• _TASK TO COMPLETE_
What is needed is a faithful copy of all the records.
** LISTED RECORDS follows **
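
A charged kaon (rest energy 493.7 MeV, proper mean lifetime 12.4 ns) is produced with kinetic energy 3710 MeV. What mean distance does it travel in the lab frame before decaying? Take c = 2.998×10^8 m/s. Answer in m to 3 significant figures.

γ = 1 + K/(m₀c²) = 1 + 3710/493.7 = 8.5147
β = √(1 − 1/γ²) = 0.99308
Dilated lifetime: γτ₀ = 8.5147 × 12.4 ns = 105.58 ns
d = βc·γτ₀ = 0.99308 × (2.998×10^8 m/s) × 1.0558×10^-7 s = 31.4 m

d ≈ 31.4 m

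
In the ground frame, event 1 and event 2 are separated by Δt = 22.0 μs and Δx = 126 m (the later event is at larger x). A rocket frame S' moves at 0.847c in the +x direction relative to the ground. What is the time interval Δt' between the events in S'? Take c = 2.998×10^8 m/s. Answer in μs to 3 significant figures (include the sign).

Δt' ≈ 40.7 μs

γ = 1/√(1 − 0.847²) = 1.8811
Δt' = γ(Δt − vΔx/c²) = 1.8811 × (22.0 μs − 0.847×126 m / (2.998×10^8 m/s))
= 1.8811 × (21.644 μs) = 40.7 μs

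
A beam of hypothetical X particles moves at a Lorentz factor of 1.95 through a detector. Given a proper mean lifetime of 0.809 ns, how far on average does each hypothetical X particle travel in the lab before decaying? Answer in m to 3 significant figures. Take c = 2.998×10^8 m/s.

β = √(1 − 1/γ²) = √(1 − 1/1.95²) = 0.85850
Dilated lifetime: Δt = γτ₀ = 1.95 × 0.809 ns = 1.5776 ns
d = vΔt = 0.85850c × 1.5776 ns = 2.5738×10^8 m/s × 1.5776×10^-9 s = 0.406 m

d ≈ 0.406 m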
** End of LISTED RECORDS **
• _ANSWER BOX_
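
A charged kaon (rest energy 493.7 MeV, proper mean lifetime 12.4 ns) is produced with kinetic energy 3710 MeV. What mean distance does it travel in the lab frame before decaying? Take c = 2.998×10^8 m/s. Answer in m to 3 significant figures.

γ = 1 + K/(m₀c²) = 1 + 3710/493.7 = 8.5147
β = √(1 − 1/γ²) = 0.99308
Dilated lifetime: γτ₀ = 8.5147 × 12.4 ns = 105.58 ns
d = βc·γτ₀ = 0.99308 × (2.998×10^8 m/s) × 1.0558×10^-7 s = 31.4 m

d ≈ 31.4 m

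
In the ground frame, event 1 and event 2 are separated by Δt = 22.0 μs and Δx = 126 m (the later event is at larger x). A rocket frame S' moves at 0.847c in the +x direction relative to the ground. What is the time interval Δt' between the events in S'? Take c = 2.998×10^8 m/s. Answer in μs to 3 significant figures (include the sign).

Δt' ≈ 40.7 μs

γ = 1/√(1 − 0.847²) = 1.8811
Δt' = γ(Δt − vΔx/c²) = 1.8811 × (22.0 μs − 0.847×126 m / (2.998×10^8 m/s))
= 1.8811 × (21.644 μs) = 40.7 μs

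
A beam of hypothetical X particles moves at a Lorentz factor of 1.95 through a detector. Given a proper mean lifetime of 0.809 ns, how far on average does each hypothetical X particle travel in the lab before decaying? Answer in m to 3 significant figures. Take c = 2.998×10^8 m/s.

β = √(1 − 1/γ²) = √(1 − 1/1.95²) = 0.85850
Dilated lifetime: Δt = γτ₀ = 1.95 × 0.809 ns = 1.5776 ns
d = vΔt = 0.85850c × 1.5776 ns = 2.5738×10^8 m/s × 1.5776×10^-9 s = 0.406 m

d ≈ 0.406 m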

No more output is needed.